§ **WHAT YOU WILL DO**
Return every record below exactly as written.

[Stored data]
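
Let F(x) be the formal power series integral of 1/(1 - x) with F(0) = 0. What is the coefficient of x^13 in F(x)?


1/(1 - x) = sum_{k>=0} x^k. Integrating termwise and using F(0) = 0 gives
F(x) = sum_{k>=0} x^(k+1) / (k+1) = sum_{m>=1} x^m / m = -ln(1 - x).
So the coefficient of x^13 is 1/13 = 1/13.

1/13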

§ **OUTPUT FOR THIS TASK**
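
Let F(x) be the formal power series integral of 1/(1 - x) with F(0) = 0. What is the coefficient of x^13 in F(x)?


1/(1 - x) = sum_{k>=0} x^k. Integrating termwise and using F(0) = 0 gives
F(x) = sum_{k>=0} x^(k+1) / (k+1) = sum_{m>=1} x^m / m = -ln(1 - x).
So the coefficient of x^13 is 1/13 = 1/13.

1/13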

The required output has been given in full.